» **Stored data**:
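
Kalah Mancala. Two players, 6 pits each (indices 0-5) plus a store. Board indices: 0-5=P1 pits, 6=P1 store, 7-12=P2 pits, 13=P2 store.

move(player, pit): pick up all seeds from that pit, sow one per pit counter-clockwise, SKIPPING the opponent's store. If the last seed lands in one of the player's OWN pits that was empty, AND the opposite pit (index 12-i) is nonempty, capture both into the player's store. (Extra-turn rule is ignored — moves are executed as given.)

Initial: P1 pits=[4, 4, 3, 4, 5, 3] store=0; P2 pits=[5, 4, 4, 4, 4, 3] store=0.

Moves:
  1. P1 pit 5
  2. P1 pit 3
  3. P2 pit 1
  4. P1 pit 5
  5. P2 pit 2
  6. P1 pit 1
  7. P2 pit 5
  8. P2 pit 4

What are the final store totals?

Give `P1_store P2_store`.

Answer: 11 4

Derivation:
Move 1: P1 pit5 -> P1=[4,4,3,4,5,0](1) P2=[6,5,4,4,4,3](0)
Move 2: P1 pit3 -> P1=[4,4,3,0,6,1](2) P2=[7,5,4,4,4,3](0)
Move 3: P2 pit1 -> P1=[4,4,3,0,6,1](2) P2=[7,0,5,5,5,4](1)
Move 4: P1 pit5 -> P1=[4,4,3,0,6,0](3) P2=[7,0,5,5,5,4](1)
Move 5: P2 pit2 -> P1=[5,4,3,0,6,0](3) P2=[7,0,0,6,6,5](2)
Move 6: P1 pit1 -> P1=[5,0,4,1,7,0](11) P2=[0,0,0,6,6,5](2)
Move 7: P2 pit5 -> P1=[6,1,5,2,7,0](11) P2=[0,0,0,6,6,0](3)
Move 8: P2 pit4 -> P1=[7,2,6,3,7,0](11) P2=[0,0,0,6,0,1](4)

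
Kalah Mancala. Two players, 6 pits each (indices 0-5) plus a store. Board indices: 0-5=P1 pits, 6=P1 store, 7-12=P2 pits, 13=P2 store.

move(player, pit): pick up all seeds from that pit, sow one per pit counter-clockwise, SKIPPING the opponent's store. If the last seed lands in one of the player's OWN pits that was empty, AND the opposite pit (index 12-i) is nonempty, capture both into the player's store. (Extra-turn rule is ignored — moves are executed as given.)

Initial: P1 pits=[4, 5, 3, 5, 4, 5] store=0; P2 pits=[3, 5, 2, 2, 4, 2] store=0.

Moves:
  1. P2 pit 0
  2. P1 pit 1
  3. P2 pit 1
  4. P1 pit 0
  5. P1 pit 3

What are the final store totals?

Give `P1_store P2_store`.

Move 1: P2 pit0 -> P1=[4,5,3,5,4,5](0) P2=[0,6,3,3,4,2](0)
Move 2: P1 pit1 -> P1=[4,0,4,6,5,6](1) P2=[0,6,3,3,4,2](0)
Move 3: P2 pit1 -> P1=[5,0,4,6,5,6](1) P2=[0,0,4,4,5,3](1)
Move 4: P1 pit0 -> P1=[0,1,5,7,6,7](1) P2=[0,0,4,4,5,3](1)
Move 5: P1 pit3 -> P1=[0,1,5,0,7,8](2) P2=[1,1,5,5,5,3](1)

Answer: 2 1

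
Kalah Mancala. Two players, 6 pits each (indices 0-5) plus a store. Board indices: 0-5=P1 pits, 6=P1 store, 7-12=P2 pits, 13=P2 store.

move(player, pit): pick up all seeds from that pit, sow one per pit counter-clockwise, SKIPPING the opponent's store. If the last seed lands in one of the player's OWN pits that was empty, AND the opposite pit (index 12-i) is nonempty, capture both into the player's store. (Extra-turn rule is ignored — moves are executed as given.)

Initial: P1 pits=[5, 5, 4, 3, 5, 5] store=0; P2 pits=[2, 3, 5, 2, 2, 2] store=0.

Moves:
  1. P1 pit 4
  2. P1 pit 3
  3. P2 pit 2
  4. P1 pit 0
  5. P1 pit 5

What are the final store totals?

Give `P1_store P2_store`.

Move 1: P1 pit4 -> P1=[5,5,4,3,0,6](1) P2=[3,4,6,2,2,2](0)
Move 2: P1 pit3 -> P1=[5,5,4,0,1,7](2) P2=[3,4,6,2,2,2](0)
Move 3: P2 pit2 -> P1=[6,6,4,0,1,7](2) P2=[3,4,0,3,3,3](1)
Move 4: P1 pit0 -> P1=[0,7,5,1,2,8](3) P2=[3,4,0,3,3,3](1)
Move 5: P1 pit5 -> P1=[0,7,5,1,2,0](9) P2=[4,5,1,4,4,0](1)

Answer: 9 1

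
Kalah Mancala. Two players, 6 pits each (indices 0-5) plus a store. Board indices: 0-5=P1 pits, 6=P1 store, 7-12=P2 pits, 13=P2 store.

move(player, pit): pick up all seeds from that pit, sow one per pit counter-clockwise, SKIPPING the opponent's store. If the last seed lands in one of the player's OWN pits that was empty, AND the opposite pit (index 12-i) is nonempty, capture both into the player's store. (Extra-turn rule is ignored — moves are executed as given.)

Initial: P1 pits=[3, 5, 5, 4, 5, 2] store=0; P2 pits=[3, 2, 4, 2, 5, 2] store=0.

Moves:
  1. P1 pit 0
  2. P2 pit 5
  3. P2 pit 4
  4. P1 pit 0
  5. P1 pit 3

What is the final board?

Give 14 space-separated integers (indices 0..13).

Answer: 0 8 8 0 6 3 1 4 3 4 2 0 1 2

Derivation:
Move 1: P1 pit0 -> P1=[0,6,6,5,5,2](0) P2=[3,2,4,2,5,2](0)
Move 2: P2 pit5 -> P1=[1,6,6,5,5,2](0) P2=[3,2,4,2,5,0](1)
Move 3: P2 pit4 -> P1=[2,7,7,5,5,2](0) P2=[3,2,4,2,0,1](2)
Move 4: P1 pit0 -> P1=[0,8,8,5,5,2](0) P2=[3,2,4,2,0,1](2)
Move 5: P1 pit3 -> P1=[0,8,8,0,6,3](1) P2=[4,3,4,2,0,1](2)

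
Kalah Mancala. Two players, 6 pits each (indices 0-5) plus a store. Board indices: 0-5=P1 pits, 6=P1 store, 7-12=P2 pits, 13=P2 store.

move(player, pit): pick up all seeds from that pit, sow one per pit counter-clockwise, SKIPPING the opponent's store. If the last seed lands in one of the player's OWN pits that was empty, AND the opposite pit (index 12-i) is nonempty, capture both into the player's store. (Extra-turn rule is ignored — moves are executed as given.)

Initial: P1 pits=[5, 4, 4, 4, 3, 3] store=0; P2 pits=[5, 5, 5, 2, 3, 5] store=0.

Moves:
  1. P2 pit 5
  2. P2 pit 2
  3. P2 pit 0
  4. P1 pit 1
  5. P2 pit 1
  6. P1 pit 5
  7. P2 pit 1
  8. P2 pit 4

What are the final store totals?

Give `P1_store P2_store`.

Answer: 2 4

Derivation:
Move 1: P2 pit5 -> P1=[6,5,5,5,3,3](0) P2=[5,5,5,2,3,0](1)
Move 2: P2 pit2 -> P1=[7,5,5,5,3,3](0) P2=[5,5,0,3,4,1](2)
Move 3: P2 pit0 -> P1=[7,5,5,5,3,3](0) P2=[0,6,1,4,5,2](2)
Move 4: P1 pit1 -> P1=[7,0,6,6,4,4](1) P2=[0,6,1,4,5,2](2)
Move 5: P2 pit1 -> P1=[8,0,6,6,4,4](1) P2=[0,0,2,5,6,3](3)
Move 6: P1 pit5 -> P1=[8,0,6,6,4,0](2) P2=[1,1,3,5,6,3](3)
Move 7: P2 pit1 -> P1=[8,0,6,6,4,0](2) P2=[1,0,4,5,6,3](3)
Move 8: P2 pit4 -> P1=[9,1,7,7,4,0](2) P2=[1,0,4,5,0,4](4)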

» **Problem to solve**:
Repeat every entry above exactly, leaving nothing out.

» **Solution**:
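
Kalah Mancala. Two players, 6 pits each (indices 0-5) plus a store. Board indices: 0-5=P1 pits, 6=P1 store, 7-12=P2 pits, 13=P2 store.

move(player, pit): pick up all seeds from that pit, sow one per pit counter-clockwise, SKIPPING the opponent's store. If the last seed lands in one of the player's OWN pits that was empty, AND the opposite pit (index 12-i) is nonempty, capture both into the player's store. (Extra-turn rule is ignored — moves are executed as given.)

Initial: P1 pits=[4, 4, 3, 4, 5, 3] store=0; P2 pits=[5, 4, 4, 4, 4, 3] store=0.

Moves:
  1. P1 pit 5
  2. P1 pit 3
  3. P2 pit 1
  4. P1 pit 5
  5. P2 pit 2
  6. P1 pit 1
  7. P2 pit 5
  8. P2 pit 4

What are the final store totals?

Give `P1_store P2_store`.

Answer: 11 4

Derivation:
Move 1: P1 pit5 -> P1=[4,4,3,4,5,0](1) P2=[6,5,4,4,4,3](0)
Move 2: P1 pit3 -> P1=[4,4,3,0,6,1](2) P2=[7,5,4,4,4,3](0)
Move 3: P2 pit1 -> P1=[4,4,3,0,6,1](2) P2=[7,0,5,5,5,4](1)
Move 4: P1 pit5 -> P1=[4,4,3,0,6,0](3) P2=[7,0,5,5,5,4](1)
Move 5: P2 pit2 -> P1=[5,4,3,0,6,0](3) P2=[7,0,0,6,6,5](2)
Move 6: P1 pit1 -> P1=[5,0,4,1,7,0](11) P2=[0,0,0,6,6,5](2)
Move 7: P2 pit5 -> P1=[6,1,5,2,7,0](11) P2=[0,0,0,6,6,0](3)
Move 8: P2 pit4 -> P1=[7,2,6,3,7,0](11) P2=[0,0,0,6,0,1](4)

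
Kalah Mancala. Two players, 6 pits each (indices 0-5) plus a store. Board indices: 0-5=P1 pits, 6=P1 store, 7-12=P2 pits, 13=P2 store.

move(player, pit): pick up all seeds from that pit, sow one per pit counter-clockwise, SKIPPING the opponent's store. If the last seed lands in one of the player's OWN pits that was empty, AND the opposite pit (index 12-i) is nonempty, capture both into the player's store. (Extra-turn rule is ignored — moves are executed as given.)

Initial: P1 pits=[4, 5, 3, 5, 4, 5] store=0; P2 pits=[3, 5, 2, 2, 4, 2] store=0.

Moves:
  1. P2 pit 0
  2. P1 pit 1
  3. P2 pit 1
  4. P1 pit 0
  5. P1 pit 3

What are the final store totals?

Give `P1_store P2_store`.

Move 1: P2 pit0 -> P1=[4,5,3,5,4,5](0) P2=[0,6,3,3,4,2](0)
Move 2: P1 pit1 -> P1=[4,0,4,6,5,6](1) P2=[0,6,3,3,4,2](0)
Move 3: P2 pit1 -> P1=[5,0,4,6,5,6](1) P2=[0,0,4,4,5,3](1)
Move 4: P1 pit0 -> P1=[0,1,5,7,6,7](1) P2=[0,0,4,4,5,3](1)
Move 5: P1 pit3 -> P1=[0,1,5,0,7,8](2) P2=[1,1,5,5,5,3](1)

Answer: 2 1

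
Kalah Mancala. Two players, 6 pits each (indices 0-5) plus a store. Board indices: 0-5=P1 pits, 6=P1 store, 7-12=P2 pits, 13=P2 store.

move(player, pit): pick up all seeds from that pit, sow one per pit counter-clockwise, SKIPPING the opponent's store. If the last seed lands in one of the player's OWN pits that was empty, AND the opposite pit (index 12-i) is nonempty, capture both into the player's store. (Extra-turn rule is ignored — moves are executed as given.)

Initial: P1 pits=[5, 5, 4, 3, 5, 5] store=0; P2 pits=[2, 3, 5, 2, 2, 2] store=0.

Moves:
  1. P1 pit 4
  2. P1 pit 3
  3. P2 pit 2
  4. P1 pit 0
  5. P1 pit 5

What are the final store totals?

Give `P1_store P2_store`.

Move 1: P1 pit4 -> P1=[5,5,4,3,0,6](1) P2=[3,4,6,2,2,2](0)
Move 2: P1 pit3 -> P1=[5,5,4,0,1,7](2) P2=[3,4,6,2,2,2](0)
Move 3: P2 pit2 -> P1=[6,6,4,0,1,7](2) P2=[3,4,0,3,3,3](1)
Move 4: P1 pit0 -> P1=[0,7,5,1,2,8](3) P2=[3,4,0,3,3,3](1)
Move 5: P1 pit5 -> P1=[0,7,5,1,2,0](9) P2=[4,5,1,4,4,0](1)

Answer: 9 1

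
Kalah Mancala. Two players, 6 pits each (indices 0-5) plus a store. Board indices: 0-5=P1 pits, 6=P1 store, 7-12=P2 pits, 13=P2 store.

move(player, pit): pick up all seeds from that pit, sow one per pit counter-clockwise, SKIPPING the opponent's store. If the last seed lands in one of the player's OWN pits that was empty, AND the opposite pit (index 12-i) is nonempty, capture both into the player's store. (Extra-turn rule is ignored — moves are executed as given.)

Initial: P1 pits=[3, 5, 5, 4, 5, 2] store=0; P2 pits=[3, 2, 4, 2, 5, 2] store=0.

Moves:
  1. P1 pit 0
  2. P2 pit 5
  3. P2 pit 4
  4. P1 pit 0
  5. P1 pit 3

What is the final board?

Give 14 space-separated integers (indices 0..13).

Answer: 0 8 8 0 6 3 1 4 3 4 2 0 1 2

Derivation:
Move 1: P1 pit0 -> P1=[0,6,6,5,5,2](0) P2=[3,2,4,2,5,2](0)
Move 2: P2 pit5 -> P1=[1,6,6,5,5,2](0) P2=[3,2,4,2,5,0](1)
Move 3: P2 pit4 -> P1=[2,7,7,5,5,2](0) P2=[3,2,4,2,0,1](2)
Move 4: P1 pit0 -> P1=[0,8,8,5,5,2](0) P2=[3,2,4,2,0,1](2)
Move 5: P1 pit3 -> P1=[0,8,8,0,6,3](1) P2=[4,3,4,2,0,1](2)

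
Kalah Mancala. Two players, 6 pits each (indices 0-5) plus a store. Board indices: 0-5=P1 pits, 6=P1 store, 7-12=P2 pits, 13=P2 store.

move(player, pit): pick up all seeds from that pit, sow one per pit counter-clockwise, SKIPPING the opponent's store. If the last seed lands in one of the player's OWN pits that was empty, AND the opposite pit (index 12-i) is nonempty, capture both into the player's store. (Extra-turn rule is ignored — moves are executed as given.)

Initial: P1 pits=[5, 4, 4, 4, 3, 3] store=0; P2 pits=[5, 5, 5, 2, 3, 5] store=0.

Moves:
  1. P2 pit 5
  2. P2 pit 2
  3. P2 pit 0
  4. P1 pit 1
  5. P2 pit 1
  6. P1 pit 5
  7. P2 pit 1
  8. P2 pit 4

What are the final store totals?

Give `P1_store P2_store`.

Answer: 2 4

Derivation:
Move 1: P2 pit5 -> P1=[6,5,5,5,3,3](0) P2=[5,5,5,2,3,0](1)
Move 2: P2 pit2 -> P1=[7,5,5,5,3,3](0) P2=[5,5,0,3,4,1](2)
Move 3: P2 pit0 -> P1=[7,5,5,5,3,3](0) P2=[0,6,1,4,5,2](2)
Move 4: P1 pit1 -> P1=[7,0,6,6,4,4](1) P2=[0,6,1,4,5,2](2)
Move 5: P2 pit1 -> P1=[8,0,6,6,4,4](1) P2=[0,0,2,5,6,3](3)
Move 6: P1 pit5 -> P1=[8,0,6,6,4,0](2) P2=[1,1,3,5,6,3](3)
Move 7: P2 pit1 -> P1=[8,0,6,6,4,0](2) P2=[1,0,4,5,6,3](3)
Move 8: P2 pit4 -> P1=[9,1,7,7,4,0](2) P2=[1,0,4,5,0,4](4)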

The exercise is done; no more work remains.